## WHAT YOU SHOULD DO
Go through the entries and copy each one exactly. Leave none out.
━━━ RECORDS PROVIDED
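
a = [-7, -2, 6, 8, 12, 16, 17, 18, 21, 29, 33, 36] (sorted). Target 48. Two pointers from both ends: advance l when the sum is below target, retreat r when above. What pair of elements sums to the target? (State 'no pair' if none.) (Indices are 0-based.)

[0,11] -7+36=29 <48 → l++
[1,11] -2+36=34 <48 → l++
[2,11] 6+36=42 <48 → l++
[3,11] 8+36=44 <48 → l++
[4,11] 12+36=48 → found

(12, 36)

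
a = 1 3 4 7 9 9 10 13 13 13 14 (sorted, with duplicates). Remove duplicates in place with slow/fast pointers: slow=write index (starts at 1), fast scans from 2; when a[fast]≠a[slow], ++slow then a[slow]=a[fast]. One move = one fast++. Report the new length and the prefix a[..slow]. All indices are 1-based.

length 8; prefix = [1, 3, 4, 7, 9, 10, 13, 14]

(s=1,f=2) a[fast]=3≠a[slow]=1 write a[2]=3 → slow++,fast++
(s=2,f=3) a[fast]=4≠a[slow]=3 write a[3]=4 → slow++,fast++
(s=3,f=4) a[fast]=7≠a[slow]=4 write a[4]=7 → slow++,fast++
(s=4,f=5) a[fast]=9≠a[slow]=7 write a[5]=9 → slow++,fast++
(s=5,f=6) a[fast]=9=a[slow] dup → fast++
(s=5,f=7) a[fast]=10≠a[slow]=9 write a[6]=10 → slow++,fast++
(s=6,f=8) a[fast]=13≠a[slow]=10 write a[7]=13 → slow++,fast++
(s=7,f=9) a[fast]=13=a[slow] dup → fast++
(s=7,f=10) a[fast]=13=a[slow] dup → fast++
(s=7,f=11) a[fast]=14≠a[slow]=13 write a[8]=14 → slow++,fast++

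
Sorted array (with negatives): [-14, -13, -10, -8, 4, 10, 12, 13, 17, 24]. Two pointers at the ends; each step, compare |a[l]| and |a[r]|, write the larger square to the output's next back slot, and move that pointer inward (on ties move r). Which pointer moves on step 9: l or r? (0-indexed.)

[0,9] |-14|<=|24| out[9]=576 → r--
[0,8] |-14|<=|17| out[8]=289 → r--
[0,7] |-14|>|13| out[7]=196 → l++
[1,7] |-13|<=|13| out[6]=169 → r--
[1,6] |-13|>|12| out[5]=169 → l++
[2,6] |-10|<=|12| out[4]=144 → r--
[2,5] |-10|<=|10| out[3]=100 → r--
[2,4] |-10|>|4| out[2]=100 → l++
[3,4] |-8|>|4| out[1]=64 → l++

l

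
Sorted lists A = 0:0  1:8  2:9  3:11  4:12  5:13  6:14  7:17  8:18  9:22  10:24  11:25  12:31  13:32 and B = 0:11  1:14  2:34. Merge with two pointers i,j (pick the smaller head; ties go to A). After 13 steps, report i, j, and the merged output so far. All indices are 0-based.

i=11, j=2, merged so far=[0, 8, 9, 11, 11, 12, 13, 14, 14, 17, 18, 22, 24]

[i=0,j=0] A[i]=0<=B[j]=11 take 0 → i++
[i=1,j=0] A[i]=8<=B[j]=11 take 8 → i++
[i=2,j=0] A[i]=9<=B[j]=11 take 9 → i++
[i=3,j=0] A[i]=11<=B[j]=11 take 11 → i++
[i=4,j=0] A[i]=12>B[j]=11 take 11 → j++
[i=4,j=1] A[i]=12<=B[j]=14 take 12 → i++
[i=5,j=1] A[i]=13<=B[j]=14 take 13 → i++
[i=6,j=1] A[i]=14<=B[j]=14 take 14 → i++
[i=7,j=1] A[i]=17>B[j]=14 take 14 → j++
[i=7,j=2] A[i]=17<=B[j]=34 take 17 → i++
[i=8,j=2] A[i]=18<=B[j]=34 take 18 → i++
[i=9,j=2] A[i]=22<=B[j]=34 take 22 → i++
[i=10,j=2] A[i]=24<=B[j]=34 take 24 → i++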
━━━━━━
## EXPECTED ANSWER
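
a = [-7, -2, 6, 8, 12, 16, 17, 18, 21, 29, 33, 36] (sorted). Target 48. Two pointers from both ends: advance l when the sum is below target, retreat r when above. What pair of elements sums to the target? (State 'no pair' if none.) (Indices are 0-based.)

[0,11] -7+36=29 <48 → l++
[1,11] -2+36=34 <48 → l++
[2,11] 6+36=42 <48 → l++
[3,11] 8+36=44 <48 → l++
[4,11] 12+36=48 → found

(12, 36)

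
a = 1 3 4 7 9 9 10 13 13 13 14 (sorted, with duplicates). Remove duplicates in place with slow/fast pointers: slow=write index (starts at 1), fast scans from 2; when a[fast]≠a[slow], ++slow then a[slow]=a[fast]. One move = one fast++. Report the new length and the prefix a[..slow]. All indices are 1-based.

length 8; prefix = [1, 3, 4, 7, 9, 10, 13, 14]

(s=1,f=2) a[fast]=3≠a[slow]=1 write a[2]=3 → slow++,fast++
(s=2,f=3) a[fast]=4≠a[slow]=3 write a[3]=4 → slow++,fast++
(s=3,f=4) a[fast]=7≠a[slow]=4 write a[4]=7 → slow++,fast++
(s=4,f=5) a[fast]=9≠a[slow]=7 write a[5]=9 → slow++,fast++
(s=5,f=6) a[fast]=9=a[slow] dup → fast++
(s=5,f=7) a[fast]=10≠a[slow]=9 write a[6]=10 → slow++,fast++
(s=6,f=8) a[fast]=13≠a[slow]=10 write a[7]=13 → slow++,fast++
(s=7,f=9) a[fast]=13=a[slow] dup → fast++
(s=7,f=10) a[fast]=13=a[slow] dup → fast++
(s=7,f=11) a[fast]=14≠a[slow]=13 write a[8]=14 → slow++,fast++

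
Sorted array (with negatives): [-14, -13, -10, -8, 4, 10, 12, 13, 17, 24]. Two pointers at the ends; each step, compare |a[l]| and |a[r]|, write the larger square to the output's next back slot, and move that pointer inward (on ties move r). Which pointer moves on step 9: l or r? (0-indexed.)

[0,9] |-14|<=|24| out[9]=576 → r--
[0,8] |-14|<=|17| out[8]=289 → r--
[0,7] |-14|>|13| out[7]=196 → l++
[1,7] |-13|<=|13| out[6]=169 → r--
[1,6] |-13|>|12| out[5]=169 → l++
[2,6] |-10|<=|12| out[4]=144 → r--
[2,5] |-10|<=|10| out[3]=100 → r--
[2,4] |-10|>|4| out[2]=100 → l++
[3,4] |-8|>|4| out[1]=64 → l++

l

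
Sorted lists A = 0:0  1:8  2:9  3:11  4:12  5:13  6:14  7:17  8:18  9:22  10:24  11:25  12:31  13:32 and B = 0:11  1:14  2:34. Merge with two pointers i,j (pick the smaller head; ties go to A). After 13 steps, report i, j, and the merged output so far. All indices are 0-based.

i=11, j=2, merged so far=[0, 8, 9, 11, 11, 12, 13, 14, 14, 17, 18, 22, 24]

[i=0,j=0] A[i]=0<=B[j]=11 take 0 → i++
[i=1,j=0] A[i]=8<=B[j]=11 take 8 → i++
[i=2,j=0] A[i]=9<=B[j]=11 take 9 → i++
[i=3,j=0] A[i]=11<=B[j]=11 take 11 → i++
[i=4,j=0] A[i]=12>B[j]=11 take 11 → j++
[i=4,j=1] A[i]=12<=B[j]=14 take 12 → i++
[i=5,j=1] A[i]=13<=B[j]=14 take 13 → i++
[i=6,j=1] A[i]=14<=B[j]=14 take 14 → i++
[i=7,j=1] A[i]=17>B[j]=14 take 14 → j++
[i=7,j=2] A[i]=17<=B[j]=34 take 17 → i++
[i=8,j=2] A[i]=18<=B[j]=34 take 18 → i++
[i=9,j=2] A[i]=22<=B[j]=34 take 22 → i++
[i=10,j=2] A[i]=24<=B[j]=34 take 24 → i++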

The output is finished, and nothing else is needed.